_Exercise material_.
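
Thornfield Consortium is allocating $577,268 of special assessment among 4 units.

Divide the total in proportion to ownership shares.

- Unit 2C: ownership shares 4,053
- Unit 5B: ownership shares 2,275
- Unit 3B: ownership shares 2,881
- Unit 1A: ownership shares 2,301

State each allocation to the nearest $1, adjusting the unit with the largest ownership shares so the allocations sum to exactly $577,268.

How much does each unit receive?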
* * *
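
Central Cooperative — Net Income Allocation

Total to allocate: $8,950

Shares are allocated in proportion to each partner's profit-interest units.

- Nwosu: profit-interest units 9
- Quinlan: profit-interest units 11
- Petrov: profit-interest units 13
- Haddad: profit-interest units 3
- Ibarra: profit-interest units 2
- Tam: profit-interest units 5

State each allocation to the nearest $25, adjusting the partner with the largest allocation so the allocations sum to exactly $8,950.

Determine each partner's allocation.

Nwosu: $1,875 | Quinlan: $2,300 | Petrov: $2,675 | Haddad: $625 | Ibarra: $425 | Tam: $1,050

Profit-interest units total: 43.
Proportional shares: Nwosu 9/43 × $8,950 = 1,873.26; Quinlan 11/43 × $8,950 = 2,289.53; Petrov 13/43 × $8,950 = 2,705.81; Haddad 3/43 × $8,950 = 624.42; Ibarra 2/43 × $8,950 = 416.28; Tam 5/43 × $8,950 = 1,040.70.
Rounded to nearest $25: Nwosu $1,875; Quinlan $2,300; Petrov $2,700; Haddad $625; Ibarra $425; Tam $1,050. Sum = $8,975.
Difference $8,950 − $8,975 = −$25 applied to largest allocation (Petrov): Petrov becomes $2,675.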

_Problem to work on_.
In the entries above, find the line holding "Shares are allocated" and the line holding "State each allocation to the nearest $25, adjusting"; print both of them and every line between, exactly, and nothing else.

_Answer section_.
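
Shares are allocated in proportion to each partner's profit-interest units.

- Nwosu: profit-interest units 9
- Quinlan: profit-interest units 11
- Petrov: profit-interest units 13
- Haddad: profit-interest units 3
- Ibarra: profit-interest units 2
- Tam: profit-interest units 5

State each allocation to the nearest $25, adjusting the partner with the largest allocation so the allocations sum to exactly $8,950.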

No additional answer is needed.